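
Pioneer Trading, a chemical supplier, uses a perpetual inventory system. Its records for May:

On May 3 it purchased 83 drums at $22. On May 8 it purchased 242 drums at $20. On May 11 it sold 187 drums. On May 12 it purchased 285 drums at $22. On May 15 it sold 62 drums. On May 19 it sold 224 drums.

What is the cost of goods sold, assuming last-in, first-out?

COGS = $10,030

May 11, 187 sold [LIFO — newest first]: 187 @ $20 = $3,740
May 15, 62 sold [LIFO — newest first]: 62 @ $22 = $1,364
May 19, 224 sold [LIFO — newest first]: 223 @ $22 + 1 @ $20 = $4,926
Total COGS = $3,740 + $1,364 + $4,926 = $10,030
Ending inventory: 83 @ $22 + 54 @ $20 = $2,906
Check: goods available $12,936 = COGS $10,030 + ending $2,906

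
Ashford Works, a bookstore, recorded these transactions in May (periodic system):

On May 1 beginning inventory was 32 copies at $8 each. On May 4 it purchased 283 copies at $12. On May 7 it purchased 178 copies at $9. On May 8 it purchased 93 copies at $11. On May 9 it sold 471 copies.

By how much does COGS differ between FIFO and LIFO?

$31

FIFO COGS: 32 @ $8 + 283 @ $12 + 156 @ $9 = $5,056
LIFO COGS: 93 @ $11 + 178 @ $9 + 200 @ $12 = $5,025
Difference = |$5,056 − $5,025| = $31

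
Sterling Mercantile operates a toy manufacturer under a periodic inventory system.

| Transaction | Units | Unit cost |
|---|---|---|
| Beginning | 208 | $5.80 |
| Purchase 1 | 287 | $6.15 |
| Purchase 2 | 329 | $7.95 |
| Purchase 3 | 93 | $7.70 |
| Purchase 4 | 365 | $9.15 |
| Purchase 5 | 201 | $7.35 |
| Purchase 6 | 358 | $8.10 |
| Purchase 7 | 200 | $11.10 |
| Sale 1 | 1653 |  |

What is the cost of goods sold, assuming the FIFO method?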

# # # # # # #

In the entries above, locate every line with the word "system" and copy it.

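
Pioneer Trading, a chemical supplier, uses a perpetual inventory system. Its records for May:
Ashford Works, a bookstore, recorded these transactions in May (periodic system):
Sterling Mercantile operates a toy manufacturer under a periodic inventory system.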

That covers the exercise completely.